Print out the entries exactly, and include each one.
-------- INPUT RECORDS
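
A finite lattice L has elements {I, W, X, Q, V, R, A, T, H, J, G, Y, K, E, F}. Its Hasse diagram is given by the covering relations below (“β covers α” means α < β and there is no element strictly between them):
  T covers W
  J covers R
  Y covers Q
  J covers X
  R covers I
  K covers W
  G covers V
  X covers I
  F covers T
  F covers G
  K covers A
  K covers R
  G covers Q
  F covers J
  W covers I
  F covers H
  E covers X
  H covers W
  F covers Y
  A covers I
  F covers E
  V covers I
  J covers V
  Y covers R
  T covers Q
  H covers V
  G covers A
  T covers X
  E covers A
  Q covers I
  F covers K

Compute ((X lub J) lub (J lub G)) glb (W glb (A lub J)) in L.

X ∨ J = J
J ∨ G = F
J ∨ F = F
A ∨ J = F
W ∧ F = W
F ∧ W = W

W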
----------------
→ **EXERCISE OUTPUT**
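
A finite lattice L has elements {I, W, X, Q, V, R, A, T, H, J, G, Y, K, E, F}. Its Hasse diagram is given by the covering relations below (“β covers α” means α < β and there is no element strictly between them):
  T covers W
  J covers R
  Y covers Q
  J covers X
  R covers I
  K covers W
  G covers V
  X covers I
  F covers T
  F covers G
  K covers A
  K covers R
  G covers Q
  F covers J
  W covers I
  F covers H
  E covers X
  H covers W
  F covers Y
  A covers I
  F covers E
  V covers I
  J covers V
  Y covers R
  T covers Q
  H covers V
  G covers A
  T covers X
  E covers A
  Q covers I
  F covers K

Compute ((X lub J) lub (J lub G)) glb (W glb (A lub J)) in L.

X ∨ J = J
J ∨ G = F
J ∨ F = F
A ∨ J = F
W ∧ F = W
F ∧ W = W

W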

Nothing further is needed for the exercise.